Aim of the exercise:
Give the entries again, word for word.

Supplied information:
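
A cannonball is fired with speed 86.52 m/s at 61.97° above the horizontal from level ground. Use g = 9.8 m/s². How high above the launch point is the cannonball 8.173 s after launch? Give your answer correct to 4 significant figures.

296.9 m

v_y0 = 86.52 sin 61.97° = 76.371 m/s.
y(t) = v_y0 t − ½ g t² = 76.371×8.173 − 4.900×8.173² = 296.9 m.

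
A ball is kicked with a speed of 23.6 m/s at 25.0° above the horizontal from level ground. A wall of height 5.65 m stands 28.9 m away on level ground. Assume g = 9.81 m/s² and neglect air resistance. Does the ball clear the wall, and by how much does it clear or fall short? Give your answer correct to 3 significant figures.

v_x = 23.6 cos 25.0° = 21.39 m/s; v_y0 = 23.6 sin 25.0° = 9.974 m/s.
Time to reach the wall: t = 28.9 / 21.39 = 1.351 s.
Height at that point: y = 9.974×1.351 − 4.905×1.351² = 4.522 m.
That is 5.65 − 4.522 = 1.13 m below the top of the wall, so the ball does not clear it.

No — it falls 1.13 m short of clearing the wall.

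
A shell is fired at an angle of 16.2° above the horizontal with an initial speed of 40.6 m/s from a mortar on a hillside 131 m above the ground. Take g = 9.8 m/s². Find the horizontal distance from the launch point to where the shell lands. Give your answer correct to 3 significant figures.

252 m

Components: v_x = 40.6 cos 16.2° = 38.99 m/s, v_y = 40.6 sin 16.2° = 11.33 m/s.
Vertical: 0 = 131 + 11.33 t − ½(9.8) t² ⇒ 4.900 t² − 11.33 t − 131 = 0.
t = [11.33 + √(128.4 + 2568)] / 9.800 = 6.455 s.
Horizontal: R = v_x · t = 38.99 × 6.455 = 252 m.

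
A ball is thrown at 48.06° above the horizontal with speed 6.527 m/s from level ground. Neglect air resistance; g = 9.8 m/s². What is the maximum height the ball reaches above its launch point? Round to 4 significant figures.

Vertical component of launch velocity: v_y = 6.527 sin 48.06° = 4.8551 m/s.
At the highest point the vertical velocity is zero, so v_y² = 2 g h_max.
h_max = (4.8551)² / (2 × 9.8) = 23.572 / 19.60 = 1.203 m.

1.203 m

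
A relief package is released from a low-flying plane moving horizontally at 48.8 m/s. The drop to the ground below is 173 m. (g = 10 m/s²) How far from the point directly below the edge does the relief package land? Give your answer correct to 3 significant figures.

287 m

Initial vertical velocity is zero, so the fall time comes from h = ½ g t²: t = √(2 × 173 / 10) = 5.882 s.
Horizontal motion is uniform at 48.8 m/s, so x = 48.8 × 5.882 = 287 m.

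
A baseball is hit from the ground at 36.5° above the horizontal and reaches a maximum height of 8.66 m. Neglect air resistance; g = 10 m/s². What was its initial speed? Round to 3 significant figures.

22.1 m/s

At maximum height v_y = 0, so (v₀ sin θ)² = 2 g H.
v₀ sin 36.5° = √(2 × 10 × 8.66) = 13.16 m/s.
v₀ = 13.16 / sin 36.5° = 13.16 / 0.5948 = 22.1 m/s.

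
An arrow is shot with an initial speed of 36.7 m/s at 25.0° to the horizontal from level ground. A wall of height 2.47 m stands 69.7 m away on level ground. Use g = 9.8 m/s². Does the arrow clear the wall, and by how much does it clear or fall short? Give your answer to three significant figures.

Yes — it clears the wall by 8.51 m.

v_x = 36.7 cos 25.0° = 33.26 m/s; v_y0 = 36.7 sin 25.0° = 15.51 m/s.
Time to reach the wall: t = 69.7 / 33.26 = 2.096 s.
Height at that point: y = 15.51×2.096 − 4.900×2.096² = 10.98 m.
That is 10.98 − 2.47 = 8.51 m above the top of the wall, so the arrow clears it.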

Answer box:
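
A cannonball is fired with speed 86.52 m/s at 61.97° above the horizontal from level ground. Use g = 9.8 m/s². How high above the launch point is the cannonball 8.173 s after launch? Give your answer correct to 4 significant figures.

296.9 m

v_y0 = 86.52 sin 61.97° = 76.371 m/s.
y(t) = v_y0 t − ½ g t² = 76.371×8.173 − 4.900×8.173² = 296.9 m.

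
A ball is kicked with a speed of 23.6 m/s at 25.0° above the horizontal from level ground. A wall of height 5.65 m stands 28.9 m away on level ground. Assume g = 9.81 m/s² and neglect air resistance. Does the ball clear the wall, and by how much does it clear or fall short? Give your answer correct to 3 significant figures.

v_x = 23.6 cos 25.0° = 21.39 m/s; v_y0 = 23.6 sin 25.0° = 9.974 m/s.
Time to reach the wall: t = 28.9 / 21.39 = 1.351 s.
Height at that point: y = 9.974×1.351 − 4.905×1.351² = 4.522 m.
That is 5.65 − 4.522 = 1.13 m below the top of the wall, so the ball does not clear it.

No — it falls 1.13 m short of clearing the wall.

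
A shell is fired at an angle of 16.2° above the horizontal with an initial speed of 40.6 m/s from a mortar on a hillside 131 m above the ground. Take g = 9.8 m/s². Find the horizontal distance from the launch point to where the shell lands. Give your answer correct to 3 significant figures.

252 m

Components: v_x = 40.6 cos 16.2° = 38.99 m/s, v_y = 40.6 sin 16.2° = 11.33 m/s.
Vertical: 0 = 131 + 11.33 t − ½(9.8) t² ⇒ 4.900 t² − 11.33 t − 131 = 0.
t = [11.33 + √(128.4 + 2568)] / 9.800 = 6.455 s.
Horizontal: R = v_x · t = 38.99 × 6.455 = 252 m.

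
A ball is thrown at 48.06° above the horizontal with speed 6.527 m/s from level ground. Neglect air resistance; g = 9.8 m/s². What is the maximum height the ball reaches above its launch point? Round to 4 significant figures.

Vertical component of launch velocity: v_y = 6.527 sin 48.06° = 4.8551 m/s.
At the highest point the vertical velocity is zero, so v_y² = 2 g h_max.
h_max = (4.8551)² / (2 × 9.8) = 23.572 / 19.60 = 1.203 m.

1.203 m

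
A relief package is released from a low-flying plane moving horizontally at 48.8 m/s. The drop to the ground below is 173 m. (g = 10 m/s²) How far from the point directly below the edge does the relief package land? Give your answer correct to 3 significant figures.

287 m

Initial vertical velocity is zero, so the fall time comes from h = ½ g t²: t = √(2 × 173 / 10) = 5.882 s.
Horizontal motion is uniform at 48.8 m/s, so x = 48.8 × 5.882 = 287 m.

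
A baseball is hit from the ground at 36.5° above the horizontal and reaches a maximum height of 8.66 m. Neglect air resistance; g = 10 m/s². What was its initial speed? Round to 3 significant figures.

22.1 m/s

At maximum height v_y = 0, so (v₀ sin θ)² = 2 g H.
v₀ sin 36.5° = √(2 × 10 × 8.66) = 13.16 m/s.
v₀ = 13.16 / sin 36.5° = 13.16 / 0.5948 = 22.1 m/s.

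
An arrow is shot with an initial speed of 36.7 m/s at 25.0° to the horizontal from level ground. A wall of height 2.47 m stands 69.7 m away on level ground. Use g = 9.8 m/s². Does the arrow clear the wall, and by how much does it clear or fall short? Give your answer to three significant figures.

Yes — it clears the wall by 8.51 m.

v_x = 36.7 cos 25.0° = 33.26 m/s; v_y0 = 36.7 sin 25.0° = 15.51 m/s.
Time to reach the wall: t = 69.7 / 33.26 = 2.096 s.
Height at that point: y = 15.51×2.096 − 4.900×2.096² = 10.98 m.
That is 10.98 − 2.47 = 8.51 m above the top of the wall, so the arrow clears it.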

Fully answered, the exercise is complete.